REQUIREMENT:
In the records that follow, find each line with the word "consecutive" and copy it.

[Records excerpted from a collection]
>>>>>

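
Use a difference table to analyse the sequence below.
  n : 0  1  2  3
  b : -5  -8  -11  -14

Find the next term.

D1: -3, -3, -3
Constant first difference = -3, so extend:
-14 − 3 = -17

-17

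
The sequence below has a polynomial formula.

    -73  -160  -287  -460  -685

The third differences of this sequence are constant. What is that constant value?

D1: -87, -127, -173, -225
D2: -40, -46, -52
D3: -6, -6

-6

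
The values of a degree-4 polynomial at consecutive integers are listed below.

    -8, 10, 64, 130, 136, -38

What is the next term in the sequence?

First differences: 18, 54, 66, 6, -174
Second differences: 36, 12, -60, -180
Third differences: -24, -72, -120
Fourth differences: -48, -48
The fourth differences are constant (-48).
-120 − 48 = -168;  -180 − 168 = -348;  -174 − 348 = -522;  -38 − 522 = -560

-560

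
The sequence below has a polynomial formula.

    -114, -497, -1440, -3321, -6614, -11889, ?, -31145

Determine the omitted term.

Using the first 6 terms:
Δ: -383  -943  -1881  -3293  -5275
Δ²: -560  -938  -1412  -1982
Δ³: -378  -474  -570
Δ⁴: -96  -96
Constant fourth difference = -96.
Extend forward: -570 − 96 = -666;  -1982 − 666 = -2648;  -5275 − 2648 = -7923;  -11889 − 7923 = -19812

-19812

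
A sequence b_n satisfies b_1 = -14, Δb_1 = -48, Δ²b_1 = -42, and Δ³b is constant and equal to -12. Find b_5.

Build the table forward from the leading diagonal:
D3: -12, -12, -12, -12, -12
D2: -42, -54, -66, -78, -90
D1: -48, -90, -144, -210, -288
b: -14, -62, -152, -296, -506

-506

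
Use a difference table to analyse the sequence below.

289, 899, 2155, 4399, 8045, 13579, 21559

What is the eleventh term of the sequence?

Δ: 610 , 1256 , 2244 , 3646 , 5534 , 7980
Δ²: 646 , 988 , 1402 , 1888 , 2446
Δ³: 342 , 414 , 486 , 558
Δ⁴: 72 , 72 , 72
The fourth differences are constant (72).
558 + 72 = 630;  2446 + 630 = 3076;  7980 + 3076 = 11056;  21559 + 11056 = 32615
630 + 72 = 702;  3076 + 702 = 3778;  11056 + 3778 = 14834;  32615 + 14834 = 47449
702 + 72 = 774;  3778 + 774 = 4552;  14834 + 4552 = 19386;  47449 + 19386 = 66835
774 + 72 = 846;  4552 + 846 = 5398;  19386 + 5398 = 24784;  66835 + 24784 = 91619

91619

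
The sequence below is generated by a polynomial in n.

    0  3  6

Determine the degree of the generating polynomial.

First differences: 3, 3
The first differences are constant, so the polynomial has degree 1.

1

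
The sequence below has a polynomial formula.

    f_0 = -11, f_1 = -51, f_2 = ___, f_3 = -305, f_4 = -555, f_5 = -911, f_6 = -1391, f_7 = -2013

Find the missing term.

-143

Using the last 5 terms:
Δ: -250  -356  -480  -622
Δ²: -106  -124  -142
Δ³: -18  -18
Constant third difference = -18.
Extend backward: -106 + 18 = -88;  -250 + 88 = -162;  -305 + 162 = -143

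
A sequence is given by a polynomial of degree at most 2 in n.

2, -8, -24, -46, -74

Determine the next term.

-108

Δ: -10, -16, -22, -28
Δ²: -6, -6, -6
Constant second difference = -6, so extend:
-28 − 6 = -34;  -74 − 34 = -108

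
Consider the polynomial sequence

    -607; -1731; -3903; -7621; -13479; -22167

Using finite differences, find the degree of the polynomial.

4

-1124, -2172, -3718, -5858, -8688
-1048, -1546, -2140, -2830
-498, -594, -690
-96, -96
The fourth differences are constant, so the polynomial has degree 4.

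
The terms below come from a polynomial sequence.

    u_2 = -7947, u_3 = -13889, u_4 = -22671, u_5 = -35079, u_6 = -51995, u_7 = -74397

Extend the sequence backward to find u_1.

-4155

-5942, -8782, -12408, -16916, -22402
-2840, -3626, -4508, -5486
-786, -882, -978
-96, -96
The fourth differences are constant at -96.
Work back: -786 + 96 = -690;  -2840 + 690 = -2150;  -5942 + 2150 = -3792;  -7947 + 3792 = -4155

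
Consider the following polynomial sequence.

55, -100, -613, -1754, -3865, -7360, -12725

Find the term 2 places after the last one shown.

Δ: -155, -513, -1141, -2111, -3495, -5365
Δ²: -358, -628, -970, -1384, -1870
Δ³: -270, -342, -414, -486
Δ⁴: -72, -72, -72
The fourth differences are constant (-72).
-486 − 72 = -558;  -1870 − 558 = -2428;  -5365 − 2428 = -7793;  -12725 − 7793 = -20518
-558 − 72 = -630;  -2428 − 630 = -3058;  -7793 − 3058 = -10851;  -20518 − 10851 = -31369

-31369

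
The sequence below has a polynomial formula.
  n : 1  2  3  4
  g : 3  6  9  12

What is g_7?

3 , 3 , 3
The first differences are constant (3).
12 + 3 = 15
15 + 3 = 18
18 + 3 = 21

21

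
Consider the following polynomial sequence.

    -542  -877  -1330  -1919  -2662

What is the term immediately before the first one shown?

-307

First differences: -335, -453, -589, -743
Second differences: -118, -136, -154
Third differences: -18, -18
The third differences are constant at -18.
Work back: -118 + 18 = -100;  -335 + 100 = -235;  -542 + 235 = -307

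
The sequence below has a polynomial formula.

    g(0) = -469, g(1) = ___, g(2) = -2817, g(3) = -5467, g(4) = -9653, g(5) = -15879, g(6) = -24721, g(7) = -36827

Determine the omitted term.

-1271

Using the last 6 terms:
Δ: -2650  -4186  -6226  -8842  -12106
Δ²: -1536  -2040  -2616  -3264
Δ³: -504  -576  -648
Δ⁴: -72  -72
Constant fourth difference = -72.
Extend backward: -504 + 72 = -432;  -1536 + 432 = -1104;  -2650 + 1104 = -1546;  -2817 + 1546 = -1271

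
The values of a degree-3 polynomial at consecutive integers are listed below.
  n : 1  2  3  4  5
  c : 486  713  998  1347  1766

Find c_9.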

<<<<<

TASK OUTPUT:
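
The values of a degree-4 polynomial at consecutive integers are listed below.
The values of a degree-3 polynomial at consecutive integers are listed below.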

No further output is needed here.